_WHAT YOU ARE ASKED TO DO:_ From top to bottom, restate the entries below word for word.

Stored data entries:
***

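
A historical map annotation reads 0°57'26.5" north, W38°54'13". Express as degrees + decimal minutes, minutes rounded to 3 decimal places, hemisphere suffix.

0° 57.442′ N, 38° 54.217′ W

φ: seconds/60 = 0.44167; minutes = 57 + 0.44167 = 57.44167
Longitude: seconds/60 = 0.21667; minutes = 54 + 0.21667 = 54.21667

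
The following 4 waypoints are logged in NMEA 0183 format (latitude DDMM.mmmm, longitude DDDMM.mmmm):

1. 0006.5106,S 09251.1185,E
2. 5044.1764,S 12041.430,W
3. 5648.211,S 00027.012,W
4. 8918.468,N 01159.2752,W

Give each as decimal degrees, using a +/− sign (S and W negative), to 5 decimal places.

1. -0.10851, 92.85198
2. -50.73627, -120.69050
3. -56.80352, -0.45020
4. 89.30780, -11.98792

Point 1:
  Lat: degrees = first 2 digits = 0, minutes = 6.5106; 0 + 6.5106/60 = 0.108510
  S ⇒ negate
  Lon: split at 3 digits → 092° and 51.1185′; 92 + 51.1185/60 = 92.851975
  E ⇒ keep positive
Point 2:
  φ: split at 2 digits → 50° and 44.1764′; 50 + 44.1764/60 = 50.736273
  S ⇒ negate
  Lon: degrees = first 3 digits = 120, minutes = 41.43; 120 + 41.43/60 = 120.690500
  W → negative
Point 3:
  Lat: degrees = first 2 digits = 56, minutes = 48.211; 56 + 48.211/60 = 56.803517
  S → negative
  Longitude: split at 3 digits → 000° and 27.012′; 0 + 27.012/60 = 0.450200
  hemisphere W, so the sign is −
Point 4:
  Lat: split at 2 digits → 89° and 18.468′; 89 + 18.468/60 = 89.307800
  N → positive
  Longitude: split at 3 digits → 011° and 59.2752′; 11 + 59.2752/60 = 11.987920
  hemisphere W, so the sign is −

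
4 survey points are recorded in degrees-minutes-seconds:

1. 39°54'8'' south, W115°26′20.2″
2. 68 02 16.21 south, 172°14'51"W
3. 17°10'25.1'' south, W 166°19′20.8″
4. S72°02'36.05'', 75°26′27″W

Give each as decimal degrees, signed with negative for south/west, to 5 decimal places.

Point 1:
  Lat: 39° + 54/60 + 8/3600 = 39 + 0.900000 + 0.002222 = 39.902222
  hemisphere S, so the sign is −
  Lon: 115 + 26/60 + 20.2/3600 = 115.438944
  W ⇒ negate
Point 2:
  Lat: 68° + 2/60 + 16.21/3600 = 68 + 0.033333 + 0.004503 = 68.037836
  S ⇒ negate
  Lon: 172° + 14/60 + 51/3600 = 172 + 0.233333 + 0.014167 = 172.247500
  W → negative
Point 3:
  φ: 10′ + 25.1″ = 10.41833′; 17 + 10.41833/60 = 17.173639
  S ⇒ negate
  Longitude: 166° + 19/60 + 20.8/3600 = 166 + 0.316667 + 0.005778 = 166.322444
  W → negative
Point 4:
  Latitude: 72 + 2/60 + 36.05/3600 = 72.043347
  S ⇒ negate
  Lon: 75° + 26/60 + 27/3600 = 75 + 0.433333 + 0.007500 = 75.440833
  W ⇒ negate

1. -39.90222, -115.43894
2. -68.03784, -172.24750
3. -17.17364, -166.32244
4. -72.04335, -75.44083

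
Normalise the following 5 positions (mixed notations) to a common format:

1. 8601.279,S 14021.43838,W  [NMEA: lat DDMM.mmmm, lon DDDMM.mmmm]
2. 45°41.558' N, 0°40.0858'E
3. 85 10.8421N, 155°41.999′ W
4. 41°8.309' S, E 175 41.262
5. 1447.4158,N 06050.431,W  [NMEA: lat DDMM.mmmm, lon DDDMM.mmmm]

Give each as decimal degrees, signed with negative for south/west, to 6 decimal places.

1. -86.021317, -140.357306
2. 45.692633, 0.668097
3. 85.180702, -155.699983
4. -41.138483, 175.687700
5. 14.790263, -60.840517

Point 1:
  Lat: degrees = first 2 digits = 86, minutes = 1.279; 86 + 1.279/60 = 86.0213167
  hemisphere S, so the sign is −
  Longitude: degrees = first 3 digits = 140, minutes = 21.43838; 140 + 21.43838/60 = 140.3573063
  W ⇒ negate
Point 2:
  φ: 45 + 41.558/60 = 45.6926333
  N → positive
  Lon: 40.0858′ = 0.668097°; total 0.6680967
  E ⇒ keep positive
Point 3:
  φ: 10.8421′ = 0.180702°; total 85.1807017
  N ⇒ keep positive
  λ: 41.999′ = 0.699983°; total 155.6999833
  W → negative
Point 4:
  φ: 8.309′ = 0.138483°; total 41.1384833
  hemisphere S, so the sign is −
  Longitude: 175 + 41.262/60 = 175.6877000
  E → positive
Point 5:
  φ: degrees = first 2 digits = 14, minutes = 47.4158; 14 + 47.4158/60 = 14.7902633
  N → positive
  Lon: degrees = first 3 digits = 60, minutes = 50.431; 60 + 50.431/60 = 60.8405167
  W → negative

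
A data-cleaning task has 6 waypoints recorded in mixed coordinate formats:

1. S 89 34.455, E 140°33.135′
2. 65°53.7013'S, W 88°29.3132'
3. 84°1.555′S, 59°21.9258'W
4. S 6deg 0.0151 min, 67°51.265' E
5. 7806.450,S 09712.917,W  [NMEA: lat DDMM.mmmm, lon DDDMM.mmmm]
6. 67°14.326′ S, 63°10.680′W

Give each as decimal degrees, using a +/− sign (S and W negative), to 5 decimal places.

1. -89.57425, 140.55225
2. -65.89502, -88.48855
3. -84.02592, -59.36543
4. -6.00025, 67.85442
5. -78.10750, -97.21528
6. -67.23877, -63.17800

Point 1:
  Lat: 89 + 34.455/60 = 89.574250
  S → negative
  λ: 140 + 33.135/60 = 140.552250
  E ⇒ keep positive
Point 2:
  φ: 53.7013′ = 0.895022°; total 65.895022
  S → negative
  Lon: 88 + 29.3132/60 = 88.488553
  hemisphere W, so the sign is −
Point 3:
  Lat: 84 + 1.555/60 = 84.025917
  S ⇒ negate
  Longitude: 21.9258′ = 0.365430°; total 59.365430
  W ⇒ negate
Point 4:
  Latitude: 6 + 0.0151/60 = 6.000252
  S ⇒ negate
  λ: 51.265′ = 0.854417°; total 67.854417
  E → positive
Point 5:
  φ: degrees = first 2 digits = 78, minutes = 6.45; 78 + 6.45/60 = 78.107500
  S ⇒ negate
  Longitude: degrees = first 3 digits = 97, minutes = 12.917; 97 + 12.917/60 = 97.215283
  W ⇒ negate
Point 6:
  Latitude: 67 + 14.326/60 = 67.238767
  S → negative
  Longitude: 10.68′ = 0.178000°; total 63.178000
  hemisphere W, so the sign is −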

***

_OUTPUT:_
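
A historical map annotation reads 0°57'26.5" north, W38°54'13". Express as degrees + decimal minutes, minutes rounded to 3 decimal places, hemisphere suffix.

0° 57.442′ N, 38° 54.217′ W

φ: seconds/60 = 0.44167; minutes = 57 + 0.44167 = 57.44167
Longitude: seconds/60 = 0.21667; minutes = 54 + 0.21667 = 54.21667

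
The following 4 waypoints are logged in NMEA 0183 format (latitude DDMM.mmmm, longitude DDDMM.mmmm):

1. 0006.5106,S 09251.1185,E
2. 5044.1764,S 12041.430,W
3. 5648.211,S 00027.012,W
4. 8918.468,N 01159.2752,W

Give each as decimal degrees, using a +/− sign (S and W negative), to 5 decimal places.

1. -0.10851, 92.85198
2. -50.73627, -120.69050
3. -56.80352, -0.45020
4. 89.30780, -11.98792

Point 1:
  Lat: degrees = first 2 digits = 0, minutes = 6.5106; 0 + 6.5106/60 = 0.108510
  S ⇒ negate
  Lon: split at 3 digits → 092° and 51.1185′; 92 + 51.1185/60 = 92.851975
  E ⇒ keep positive
Point 2:
  φ: split at 2 digits → 50° and 44.1764′; 50 + 44.1764/60 = 50.736273
  S ⇒ negate
  Lon: degrees = first 3 digits = 120, minutes = 41.43; 120 + 41.43/60 = 120.690500
  W → negative
Point 3:
  Lat: degrees = first 2 digits = 56, minutes = 48.211; 56 + 48.211/60 = 56.803517
  S → negative
  Longitude: split at 3 digits → 000° and 27.012′; 0 + 27.012/60 = 0.450200
  hemisphere W, so the sign is −
Point 4:
  Lat: split at 2 digits → 89° and 18.468′; 89 + 18.468/60 = 89.307800
  N → positive
  Longitude: split at 3 digits → 011° and 59.2752′; 11 + 59.2752/60 = 11.987920
  hemisphere W, so the sign is −

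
4 survey points are recorded in degrees-minutes-seconds:

1. 39°54'8'' south, W115°26′20.2″
2. 68 02 16.21 south, 172°14'51"W
3. 17°10'25.1'' south, W 166°19′20.8″
4. S72°02'36.05'', 75°26′27″W

Give each as decimal degrees, signed with negative for south/west, to 5 decimal places.

Point 1:
  Lat: 39° + 54/60 + 8/3600 = 39 + 0.900000 + 0.002222 = 39.902222
  hemisphere S, so the sign is −
  Lon: 115 + 26/60 + 20.2/3600 = 115.438944
  W ⇒ negate
Point 2:
  Lat: 68° + 2/60 + 16.21/3600 = 68 + 0.033333 + 0.004503 = 68.037836
  S ⇒ negate
  Lon: 172° + 14/60 + 51/3600 = 172 + 0.233333 + 0.014167 = 172.247500
  W → negative
Point 3:
  φ: 10′ + 25.1″ = 10.41833′; 17 + 10.41833/60 = 17.173639
  S ⇒ negate
  Longitude: 166° + 19/60 + 20.8/3600 = 166 + 0.316667 + 0.005778 = 166.322444
  W → negative
Point 4:
  Latitude: 72 + 2/60 + 36.05/3600 = 72.043347
  S ⇒ negate
  Lon: 75° + 26/60 + 27/3600 = 75 + 0.433333 + 0.007500 = 75.440833
  W ⇒ negate

1. -39.90222, -115.43894
2. -68.03784, -172.24750
3. -17.17364, -166.32244
4. -72.04335, -75.44083

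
Normalise the following 5 positions (mixed notations) to a common format:

1. 8601.279,S 14021.43838,W  [NMEA: lat DDMM.mmmm, lon DDDMM.mmmm]
2. 45°41.558' N, 0°40.0858'E
3. 85 10.8421N, 155°41.999′ W
4. 41°8.309' S, E 175 41.262
5. 1447.4158,N 06050.431,W  [NMEA: lat DDMM.mmmm, lon DDDMM.mmmm]

Give each as decimal degrees, signed with negative for south/west, to 6 decimal places.

1. -86.021317, -140.357306
2. 45.692633, 0.668097
3. 85.180702, -155.699983
4. -41.138483, 175.687700
5. 14.790263, -60.840517

Point 1:
  Lat: degrees = first 2 digits = 86, minutes = 1.279; 86 + 1.279/60 = 86.0213167
  hemisphere S, so the sign is −
  Longitude: degrees = first 3 digits = 140, minutes = 21.43838; 140 + 21.43838/60 = 140.3573063
  W ⇒ negate
Point 2:
  φ: 45 + 41.558/60 = 45.6926333
  N → positive
  Lon: 40.0858′ = 0.668097°; total 0.6680967
  E ⇒ keep positive
Point 3:
  φ: 10.8421′ = 0.180702°; total 85.1807017
  N ⇒ keep positive
  λ: 41.999′ = 0.699983°; total 155.6999833
  W → negative
Point 4:
  φ: 8.309′ = 0.138483°; total 41.1384833
  hemisphere S, so the sign is −
  Longitude: 175 + 41.262/60 = 175.6877000
  E → positive
Point 5:
  φ: degrees = first 2 digits = 14, minutes = 47.4158; 14 + 47.4158/60 = 14.7902633
  N → positive
  Lon: degrees = first 3 digits = 60, minutes = 50.431; 60 + 50.431/60 = 60.8405167
  W → negative

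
A data-cleaning task has 6 waypoints recorded in mixed coordinate formats:

1. S 89 34.455, E 140°33.135′
2. 65°53.7013'S, W 88°29.3132'
3. 84°1.555′S, 59°21.9258'W
4. S 6deg 0.0151 min, 67°51.265' E
5. 7806.450,S 09712.917,W  [NMEA: lat DDMM.mmmm, lon DDDMM.mmmm]
6. 67°14.326′ S, 63°10.680′W

Give each as decimal degrees, using a +/− sign (S and W negative), to 5 decimal places.

1. -89.57425, 140.55225
2. -65.89502, -88.48855
3. -84.02592, -59.36543
4. -6.00025, 67.85442
5. -78.10750, -97.21528
6. -67.23877, -63.17800

Point 1:
  Lat: 89 + 34.455/60 = 89.574250
  S → negative
  λ: 140 + 33.135/60 = 140.552250
  E ⇒ keep positive
Point 2:
  φ: 53.7013′ = 0.895022°; total 65.895022
  S → negative
  Lon: 88 + 29.3132/60 = 88.488553
  hemisphere W, so the sign is −
Point 3:
  Lat: 84 + 1.555/60 = 84.025917
  S ⇒ negate
  Longitude: 21.9258′ = 0.365430°; total 59.365430
  W ⇒ negate
Point 4:
  Latitude: 6 + 0.0151/60 = 6.000252
  S ⇒ negate
  λ: 51.265′ = 0.854417°; total 67.854417
  E → positive
Point 5:
  φ: degrees = first 2 digits = 78, minutes = 6.45; 78 + 6.45/60 = 78.107500
  S ⇒ negate
  Longitude: degrees = first 3 digits = 97, minutes = 12.917; 97 + 12.917/60 = 97.215283
  W ⇒ negate
Point 6:
  Latitude: 67 + 14.326/60 = 67.238767
  S → negative
  Longitude: 10.68′ = 0.178000°; total 63.178000
  hemisphere W, so the sign is −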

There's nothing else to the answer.